§ Records shown:
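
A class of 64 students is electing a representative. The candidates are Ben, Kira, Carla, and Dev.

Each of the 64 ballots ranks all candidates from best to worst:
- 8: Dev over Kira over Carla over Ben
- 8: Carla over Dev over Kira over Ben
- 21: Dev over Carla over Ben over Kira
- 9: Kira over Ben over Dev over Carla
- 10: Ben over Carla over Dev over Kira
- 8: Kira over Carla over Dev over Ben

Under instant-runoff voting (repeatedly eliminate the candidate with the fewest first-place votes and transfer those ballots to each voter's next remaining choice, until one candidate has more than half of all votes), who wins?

Round 1: Ben 10, Kira 17, Carla 8, Dev 29. Carla eliminated.
Round 2: Ben 10, Kira 17, Dev 37. Dev has a majority (≥33).

Dev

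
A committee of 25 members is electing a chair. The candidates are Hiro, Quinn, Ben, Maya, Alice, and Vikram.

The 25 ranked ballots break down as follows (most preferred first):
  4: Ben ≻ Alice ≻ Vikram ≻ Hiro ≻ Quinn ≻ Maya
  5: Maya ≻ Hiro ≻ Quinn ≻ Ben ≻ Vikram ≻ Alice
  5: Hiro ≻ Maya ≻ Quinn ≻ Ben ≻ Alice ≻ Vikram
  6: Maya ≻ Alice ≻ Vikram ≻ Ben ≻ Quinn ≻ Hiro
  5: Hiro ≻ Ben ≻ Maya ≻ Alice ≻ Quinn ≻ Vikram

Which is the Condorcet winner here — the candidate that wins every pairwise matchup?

Hiro

Hiro vs Quinn: 19–6
Hiro vs Ben: 15–10
Hiro vs Maya: 14–11
Hiro vs Alice: 15–10
Hiro vs Vikram: 15–10
Hiro beats every other candidate.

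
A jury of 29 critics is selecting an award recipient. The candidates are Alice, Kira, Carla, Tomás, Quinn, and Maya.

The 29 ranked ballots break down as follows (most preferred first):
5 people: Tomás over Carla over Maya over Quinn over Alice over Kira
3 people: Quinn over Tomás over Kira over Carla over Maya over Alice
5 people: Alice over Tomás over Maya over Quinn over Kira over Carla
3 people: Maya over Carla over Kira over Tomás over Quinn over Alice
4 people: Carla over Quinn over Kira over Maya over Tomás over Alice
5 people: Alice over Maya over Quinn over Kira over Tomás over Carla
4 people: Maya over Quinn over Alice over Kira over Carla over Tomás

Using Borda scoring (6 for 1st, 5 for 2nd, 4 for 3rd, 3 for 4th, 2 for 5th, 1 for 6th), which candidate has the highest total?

Maya

Alice: 5×2 + 3×1 + 5×6 + 3×1 + 4×1 + 5×6 + 4×4 = 96
Kira: 5×1 + 3×4 + 5×2 + 3×4 + 4×4 + 5×3 + 4×3 = 82
Carla: 5×5 + 3×3 + 5×1 + 3×5 + 4×6 + 5×1 + 4×2 = 91
Tomás: 5×6 + 3×5 + 5×5 + 3×3 + 4×2 + 5×2 + 4×1 = 101
Quinn: 5×3 + 3×6 + 5×3 + 3×2 + 4×5 + 5×4 + 4×5 = 114
Maya: 5×4 + 3×2 + 5×4 + 3×6 + 4×3 + 5×5 + 4×6 = 125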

§ Task description:
Could you please reproduce each record exactly, leaving nothing out?

§ Response:
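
A class of 64 students is electing a representative. The candidates are Ben, Kira, Carla, and Dev.

Each of the 64 ballots ranks all candidates from best to worst:
- 8: Dev over Kira over Carla over Ben
- 8: Carla over Dev over Kira over Ben
- 21: Dev over Carla over Ben over Kira
- 9: Kira over Ben over Dev over Carla
- 10: Ben over Carla over Dev over Kira
- 8: Kira over Carla over Dev over Ben

Under instant-runoff voting (repeatedly eliminate the candidate with the fewest first-place votes and transfer those ballots to each voter's next remaining choice, until one candidate has more than half of all votes), who wins?

Round 1: Ben 10, Kira 17, Carla 8, Dev 29. Carla eliminated.
Round 2: Ben 10, Kira 17, Dev 37. Dev has a majority (≥33).

Dev

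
A committee of 25 members is electing a chair. The candidates are Hiro, Quinn, Ben, Maya, Alice, and Vikram.

The 25 ranked ballots break down as follows (most preferred first):
  4: Ben ≻ Alice ≻ Vikram ≻ Hiro ≻ Quinn ≻ Maya
  5: Maya ≻ Hiro ≻ Quinn ≻ Ben ≻ Vikram ≻ Alice
  5: Hiro ≻ Maya ≻ Quinn ≻ Ben ≻ Alice ≻ Vikram
  6: Maya ≻ Alice ≻ Vikram ≻ Ben ≻ Quinn ≻ Hiro
  5: Hiro ≻ Ben ≻ Maya ≻ Alice ≻ Quinn ≻ Vikram

Which is the Condorcet winner here — the candidate that wins every pairwise matchup?

Hiro

Hiro vs Quinn: 19–6
Hiro vs Ben: 15–10
Hiro vs Maya: 14–11
Hiro vs Alice: 15–10
Hiro vs Vikram: 15–10
Hiro beats every other candidate.

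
A jury of 29 critics is selecting an award recipient. The candidates are Alice, Kira, Carla, Tomás, Quinn, and Maya.

The 29 ranked ballots break down as follows (most preferred first):
5 people: Tomás over Carla over Maya over Quinn over Alice over Kira
3 people: Quinn over Tomás over Kira over Carla over Maya over Alice
5 people: Alice over Tomás over Maya over Quinn over Kira over Carla
3 people: Maya over Carla over Kira over Tomás over Quinn over Alice
4 people: Carla over Quinn over Kira over Maya over Tomás over Alice
5 people: Alice over Maya over Quinn over Kira over Tomás over Carla
4 people: Maya over Quinn over Alice over Kira over Carla over Tomás

Using Borda scoring (6 for 1st, 5 for 2nd, 4 for 3rd, 3 for 4th, 2 for 5th, 1 for 6th), which candidate has the highest total?

Maya

Alice: 5×2 + 3×1 + 5×6 + 3×1 + 4×1 + 5×6 + 4×4 = 96
Kira: 5×1 + 3×4 + 5×2 + 3×4 + 4×4 + 5×3 + 4×3 = 82
Carla: 5×5 + 3×3 + 5×1 + 3×5 + 4×6 + 5×1 + 4×2 = 91
Tomás: 5×6 + 3×5 + 5×5 + 3×3 + 4×2 + 5×2 + 4×1 = 101
Quinn: 5×3 + 3×6 + 5×3 + 3×2 + 4×5 + 5×4 + 4×5 = 114
Maya: 5×4 + 3×2 + 5×4 + 3×6 + 4×3 + 5×5 + 4×6 = 125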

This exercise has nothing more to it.